[Your instructions] Lines with "What": please show every one of them from the listing below.

[Data excerpts]
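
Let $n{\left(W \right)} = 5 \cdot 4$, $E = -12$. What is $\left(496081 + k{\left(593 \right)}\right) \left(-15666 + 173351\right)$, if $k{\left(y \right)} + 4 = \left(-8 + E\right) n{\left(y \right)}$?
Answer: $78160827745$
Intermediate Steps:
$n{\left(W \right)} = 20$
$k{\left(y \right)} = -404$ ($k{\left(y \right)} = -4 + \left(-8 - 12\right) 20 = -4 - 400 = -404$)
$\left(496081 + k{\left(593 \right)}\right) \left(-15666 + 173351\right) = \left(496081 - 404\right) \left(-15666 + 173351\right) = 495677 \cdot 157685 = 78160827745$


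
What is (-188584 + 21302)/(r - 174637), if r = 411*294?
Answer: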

--

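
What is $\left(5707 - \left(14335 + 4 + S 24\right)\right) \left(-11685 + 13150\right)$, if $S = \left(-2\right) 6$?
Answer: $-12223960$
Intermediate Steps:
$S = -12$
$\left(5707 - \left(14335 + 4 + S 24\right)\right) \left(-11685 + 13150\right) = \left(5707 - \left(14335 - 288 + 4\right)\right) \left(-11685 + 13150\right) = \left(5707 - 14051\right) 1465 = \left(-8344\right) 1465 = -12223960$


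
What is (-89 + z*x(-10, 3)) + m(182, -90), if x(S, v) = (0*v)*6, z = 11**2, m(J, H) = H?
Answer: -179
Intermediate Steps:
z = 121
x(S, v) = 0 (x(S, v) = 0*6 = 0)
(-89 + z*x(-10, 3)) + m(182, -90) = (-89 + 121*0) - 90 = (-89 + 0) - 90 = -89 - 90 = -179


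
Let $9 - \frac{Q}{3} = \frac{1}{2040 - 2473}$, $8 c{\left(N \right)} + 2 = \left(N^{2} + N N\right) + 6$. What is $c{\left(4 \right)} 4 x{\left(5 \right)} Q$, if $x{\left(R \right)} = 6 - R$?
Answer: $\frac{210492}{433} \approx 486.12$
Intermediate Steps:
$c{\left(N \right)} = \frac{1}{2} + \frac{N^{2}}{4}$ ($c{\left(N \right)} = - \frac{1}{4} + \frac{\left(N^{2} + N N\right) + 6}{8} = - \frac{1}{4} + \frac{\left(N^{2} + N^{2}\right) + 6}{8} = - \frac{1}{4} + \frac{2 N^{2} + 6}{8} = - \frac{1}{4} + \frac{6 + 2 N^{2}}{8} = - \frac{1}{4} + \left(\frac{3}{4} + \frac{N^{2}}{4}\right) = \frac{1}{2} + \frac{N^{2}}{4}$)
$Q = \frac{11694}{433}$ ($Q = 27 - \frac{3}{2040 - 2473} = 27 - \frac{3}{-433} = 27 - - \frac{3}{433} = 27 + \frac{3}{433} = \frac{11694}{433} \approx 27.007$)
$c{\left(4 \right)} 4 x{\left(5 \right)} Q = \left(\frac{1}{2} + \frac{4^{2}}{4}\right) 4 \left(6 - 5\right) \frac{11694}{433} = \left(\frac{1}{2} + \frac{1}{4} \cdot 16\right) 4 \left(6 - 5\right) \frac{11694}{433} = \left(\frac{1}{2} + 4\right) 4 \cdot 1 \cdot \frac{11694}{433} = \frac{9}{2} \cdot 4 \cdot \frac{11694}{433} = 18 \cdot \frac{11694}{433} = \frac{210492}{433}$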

--

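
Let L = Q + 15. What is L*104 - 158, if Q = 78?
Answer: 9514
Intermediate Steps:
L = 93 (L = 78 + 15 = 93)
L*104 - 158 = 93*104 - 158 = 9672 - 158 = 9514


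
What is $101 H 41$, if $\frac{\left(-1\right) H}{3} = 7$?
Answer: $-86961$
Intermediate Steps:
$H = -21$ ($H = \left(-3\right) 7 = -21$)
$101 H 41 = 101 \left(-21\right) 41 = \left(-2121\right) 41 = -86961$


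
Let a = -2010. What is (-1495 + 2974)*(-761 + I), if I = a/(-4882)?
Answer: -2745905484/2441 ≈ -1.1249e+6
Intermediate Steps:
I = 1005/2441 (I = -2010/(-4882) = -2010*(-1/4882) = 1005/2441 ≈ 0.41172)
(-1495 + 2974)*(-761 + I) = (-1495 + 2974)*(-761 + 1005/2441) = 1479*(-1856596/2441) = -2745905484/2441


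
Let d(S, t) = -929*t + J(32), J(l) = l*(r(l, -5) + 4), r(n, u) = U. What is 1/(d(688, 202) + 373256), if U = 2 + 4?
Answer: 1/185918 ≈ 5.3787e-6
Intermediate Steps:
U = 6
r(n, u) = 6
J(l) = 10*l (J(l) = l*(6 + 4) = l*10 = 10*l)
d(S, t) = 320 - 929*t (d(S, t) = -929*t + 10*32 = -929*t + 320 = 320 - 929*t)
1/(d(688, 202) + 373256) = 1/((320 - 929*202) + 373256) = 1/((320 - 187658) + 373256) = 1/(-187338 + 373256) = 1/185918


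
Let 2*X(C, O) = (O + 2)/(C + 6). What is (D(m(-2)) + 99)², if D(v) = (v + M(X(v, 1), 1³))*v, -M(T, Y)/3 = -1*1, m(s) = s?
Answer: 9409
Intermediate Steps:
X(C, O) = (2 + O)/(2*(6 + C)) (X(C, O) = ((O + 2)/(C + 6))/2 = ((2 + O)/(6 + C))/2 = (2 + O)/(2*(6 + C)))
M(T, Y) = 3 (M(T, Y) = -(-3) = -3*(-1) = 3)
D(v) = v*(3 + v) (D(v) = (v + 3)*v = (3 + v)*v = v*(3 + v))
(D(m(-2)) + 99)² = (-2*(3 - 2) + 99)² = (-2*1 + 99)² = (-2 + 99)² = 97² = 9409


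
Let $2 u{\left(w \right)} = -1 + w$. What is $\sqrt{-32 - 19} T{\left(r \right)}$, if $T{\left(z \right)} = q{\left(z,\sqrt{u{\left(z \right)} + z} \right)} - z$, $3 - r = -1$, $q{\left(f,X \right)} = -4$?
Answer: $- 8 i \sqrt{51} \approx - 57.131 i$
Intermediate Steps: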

[Solution for this problem]
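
Let $n{\left(W \right)} = 5 \cdot 4$, $E = -12$. What is $\left(496081 + k{\left(593 \right)}\right) \left(-15666 + 173351\right)$, if $k{\left(y \right)} + 4 = \left(-8 + E\right) n{\left(y \right)}$?
What is (-188584 + 21302)/(r - 174637), if r = 411*294?
What is $\left(5707 - \left(14335 + 4 + S 24\right)\right) \left(-11685 + 13150\right)$, if $S = \left(-2\right) 6$?
What is (-89 + z*x(-10, 3)) + m(182, -90), if x(S, v) = (0*v)*6, z = 11**2, m(J, H) = H?
Let $9 - \frac{Q}{3} = \frac{1}{2040 - 2473}$, $8 c{\left(N \right)} + 2 = \left(N^{2} + N N\right) + 6$. What is $c{\left(4 \right)} 4 x{\left(5 \right)} Q$, if $x{\left(R \right)} = 6 - R$?
Let L = Q + 15. What is L*104 - 158, if Q = 78?
What is $101 H 41$, if $\frac{\left(-1\right) H}{3} = 7$?
Let a = -2010. What is (-1495 + 2974)*(-761 + I), if I = a/(-4882)?
Let d(S, t) = -929*t + J(32), J(l) = l*(r(l, -5) + 4), r(n, u) = U. What is 1/(d(688, 202) + 373256), if U = 2 + 4?
Let 2*X(C, O) = (O + 2)/(C + 6). What is (D(m(-2)) + 99)², if D(v) = (v + M(X(v, 1), 1³))*v, -M(T, Y)/3 = -1*1, m(s) = s?
Let $2 u{\left(w \right)} = -1 + w$. What is $\sqrt{-32 - 19} T{\left(r \right)}$, if $T{\left(z \right)} = q{\left(z,\sqrt{u{\left(z \right)} + z} \right)} - z$, $3 - r = -1$, $q{\left(f,X \right)} = -4$?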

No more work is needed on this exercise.